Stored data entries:
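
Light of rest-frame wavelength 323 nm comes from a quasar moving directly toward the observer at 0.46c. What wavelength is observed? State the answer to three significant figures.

Relativistic Doppler for wavelength: λ_obs = λ_src · √((1−β)/(1+β)).
With β = 0.46: factor = √(0.54/1.46) = 0.60816.
λ_obs = 323 × 0.60816 = 196 nm.

196 nm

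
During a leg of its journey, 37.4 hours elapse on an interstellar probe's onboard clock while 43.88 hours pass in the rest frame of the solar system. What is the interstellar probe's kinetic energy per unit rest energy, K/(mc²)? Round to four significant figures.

0.1733

From Δt = γΔτ: γ = 43.88/37.4 = 1.17326.
Since K = (γ−1)mc², K/(mc²) = 1.17326 − 1 = 0.1733.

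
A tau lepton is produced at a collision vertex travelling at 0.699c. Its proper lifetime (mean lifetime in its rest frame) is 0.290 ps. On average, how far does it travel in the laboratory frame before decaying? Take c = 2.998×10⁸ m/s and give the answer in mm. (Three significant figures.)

γ = 1/√(1 − β²) = 1/√(1 − 0.488601) = 1/√0.511399 = 1/0.715122 = 1.3984.
Lab-frame lifetime: Δt = γτ = 1.3984 × 0.290 ps = 0.40554 ps.
Distance: d = vΔt = 0.699 × 2.998×10⁸ m/s × 4.0554×10^-13 s = 8.50×10^-5 m = 0.0850 mm.

0.0850 mm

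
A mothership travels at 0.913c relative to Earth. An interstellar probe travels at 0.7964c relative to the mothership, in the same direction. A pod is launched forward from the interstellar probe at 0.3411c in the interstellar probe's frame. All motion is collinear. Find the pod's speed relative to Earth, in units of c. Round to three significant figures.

0.995c

Apply u = (u'+v)/(1+u'v) twice. Pod in the mothership frame: (0.3411+0.7964)/(1+0.3411·0.7964) = 1.1375/1.27165204 = 0.89451c.
That velocity, transformed to the rest frame of Earth: (0.89451+0.913)/(1+0.89451·0.913) = 1.80751/1.81668763 = 0.99495c.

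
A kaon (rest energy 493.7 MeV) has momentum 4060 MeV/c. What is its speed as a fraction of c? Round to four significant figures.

0.9927c

pc/(mc²) = 4060/493.7 = 8.2236 = βγ = β/√(1−β²).
So β² = x²/(1 + x²) with x = 8.2236: x² = 67.6276, β² = 67.6276/68.6276 = 0.985429, β = 0.9927.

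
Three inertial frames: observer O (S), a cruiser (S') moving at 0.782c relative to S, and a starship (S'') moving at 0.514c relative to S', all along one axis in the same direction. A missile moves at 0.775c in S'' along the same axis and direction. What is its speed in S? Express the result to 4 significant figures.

First combine the missile and starship (S''→S'): u₁ = (0.775 + 0.514)/(1 + 0.775×0.514) = 1.289/1.39835 = 0.9218.
Then combine with the cruiser (S'→S): u = (0.9218 + 0.782)/(1 + 0.9218×0.782) = 1.7038/1.7208476 = 0.99009.

0.9901c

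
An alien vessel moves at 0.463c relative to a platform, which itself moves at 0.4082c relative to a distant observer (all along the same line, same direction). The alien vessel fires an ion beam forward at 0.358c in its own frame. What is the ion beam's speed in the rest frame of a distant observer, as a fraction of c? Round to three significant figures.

0.864c

Compose velocities in two stages. Stage 1 (into S'): u₁ = (0.358+0.463)/(1+0.358×0.463) = 0.70427.
Stage 2 (into S): u = (0.70427+0.4082)/(1+0.70427×0.4082) = 0.86407, so the speed is 0.864c.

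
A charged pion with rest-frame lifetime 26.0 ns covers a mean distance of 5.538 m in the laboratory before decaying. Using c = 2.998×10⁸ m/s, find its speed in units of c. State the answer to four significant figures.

0.5792c

d = βγcτ ⇒ βγ = d/(cτ) = 5.538 m / (7.7948 m) = 0.71047.
β = (βγ)/√(1+(βγ)²) = 0.71047/√1.504768 = 0.5792.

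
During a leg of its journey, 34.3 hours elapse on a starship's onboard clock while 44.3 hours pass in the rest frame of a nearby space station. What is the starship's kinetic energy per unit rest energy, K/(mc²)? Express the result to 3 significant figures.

The time-dilation ratio gives γ = 44.3/34.3 = 1.29155.
K/(mc²) = γ − 1 = 1.29155 − 1 = 0.292.

0.292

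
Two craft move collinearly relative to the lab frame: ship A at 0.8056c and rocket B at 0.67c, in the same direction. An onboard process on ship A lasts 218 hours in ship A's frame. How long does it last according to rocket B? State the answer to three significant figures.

228 hours

Speed of ship A in rocket B's frame: u = (v_A − v_B)/(1 − v_A v_B/c²) = (0.8056 − 0.67)/(1 − 0.8056×0.67) = 0.1356/0.460248 = 0.29462; |u| = 0.29462c.
At |u| = 0.29462c, γ = (1 − 0.0868009)^(−1/2) = 1.0464.
The clock on ship A records proper time, so rocket B measures Δt = γΔτ = 1.0464 × 218 = 228 hours.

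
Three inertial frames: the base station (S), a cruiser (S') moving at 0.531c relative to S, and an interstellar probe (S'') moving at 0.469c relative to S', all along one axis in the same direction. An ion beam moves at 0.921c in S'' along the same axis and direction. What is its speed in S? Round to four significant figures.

Apply u = (u'+v)/(1+u'v) twice. Ion beam in the cruiser frame: (0.921+0.469)/(1+0.921·0.469) = 1.39/1.431949 = 0.9707c.
That velocity, transformed to the rest frame of the base station: (0.9707+0.531)/(1+0.9707·0.531) = 1.5017/1.5154417 = 0.99093c.

0.9909c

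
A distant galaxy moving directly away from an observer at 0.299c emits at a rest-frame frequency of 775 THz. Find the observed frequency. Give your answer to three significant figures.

Relativistic Doppler (source moving away): f_obs = f_src · √((1−β)/(1+β)).
With β = 0.299: factor = √(0.701/1.299) = 0.73461.
f_obs = 775 × 0.73461 = 569 THz.

569 THz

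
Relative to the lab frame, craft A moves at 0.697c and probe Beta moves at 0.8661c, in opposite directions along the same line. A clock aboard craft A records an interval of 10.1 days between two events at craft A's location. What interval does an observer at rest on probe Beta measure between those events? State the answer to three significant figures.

Transform craft A's velocity into probe Beta's frame: (0.697 + 0.8661)/(1 + 0.697·0.8661) = 1.5631/1.6036717, so the relative speed is 0.9747c.
At |u| = 0.9747c, γ = (1 − 0.95004)^(−1/2) = 4.4739.
The clock on craft A records proper time, so probe Beta measures Δt = γΔτ = 4.4739 × 10.1 = 45.2 days.

45.2 days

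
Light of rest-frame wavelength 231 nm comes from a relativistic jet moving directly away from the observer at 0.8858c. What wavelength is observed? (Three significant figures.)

939 nm

Relativistic Doppler for wavelength: λ_obs = λ_src · √((1+β)/(1−β)).
With β = 0.8858: factor = √(1.8858/0.1142) = 4.0636.
λ_obs = 231 × 4.0636 = 939 nm.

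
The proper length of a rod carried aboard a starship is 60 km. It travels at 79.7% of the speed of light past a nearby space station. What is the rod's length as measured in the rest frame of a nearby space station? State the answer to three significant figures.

β² = 0.635209, so γ = 1/√0.364791 = 1.6557.
Along the direction of motion the measured length is L₀/γ = 60/1.6557 = 36.2 km.

36.2 km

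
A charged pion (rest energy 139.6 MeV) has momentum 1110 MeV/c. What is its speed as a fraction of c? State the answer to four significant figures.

pc/(mc²) = 1110/139.6 = 7.9513 = βγ = β/√(1−β²).
So β² = x²/(1 + x²) with x = 7.9513: x² = 63.2232, β² = 63.2232/64.2232 = 0.984429, β = 0.9922.

0.9922c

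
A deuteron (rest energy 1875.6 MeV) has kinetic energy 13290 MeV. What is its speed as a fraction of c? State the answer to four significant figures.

0.9923c

K = (γ−1)mc², so γ = 1 + 13290/1875.6 = 8.0857.
Then v/c = √(1 − γ⁻²) = √(1 − 0.0152955) = √0.9847045 = 0.9923.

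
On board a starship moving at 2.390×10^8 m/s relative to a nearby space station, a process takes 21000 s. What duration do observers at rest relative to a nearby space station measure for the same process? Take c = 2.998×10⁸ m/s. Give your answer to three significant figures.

β = v/c = (2.390×10^8 m/s)/(2.998×10⁸ m/s) = 0.797198.
Lorentz factor: γ = (1 − 0.6355247)^(−1/2) = 1.6564.
Time dilation: Δt = γ·Δτ = 1.6564 × 21000 = 34800 s.

34800 s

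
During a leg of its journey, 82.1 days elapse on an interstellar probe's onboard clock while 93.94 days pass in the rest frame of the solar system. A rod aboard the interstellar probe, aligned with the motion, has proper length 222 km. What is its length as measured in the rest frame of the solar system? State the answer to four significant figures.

194.0 km

From Δt = γΔτ: γ = 93.94/82.1 = 1.14421.
The rod contracts by the same γ: 222 km / 1.14421 = 194.0 km.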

== TASK ITEM ==
Begin at the line containing "During a leg of its journey, 82.1" and reproduce each line through the end of the records above.

== YOUR RESPONSE ==
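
During a leg of its journey, 82.1 days elapse on an interstellar probe's onboard clock while 93.94 days pass in the rest frame of the solar system. A rod aboard the interstellar probe, aligned with the motion, has proper length 222 km. What is its length as measured in the rest frame of the solar system? State the answer to four significant figures.

194.0 km

From Δt = γΔτ: γ = 93.94/82.1 = 1.14421.
The rod contracts by the same γ: 222 km / 1.14421 = 194.0 km.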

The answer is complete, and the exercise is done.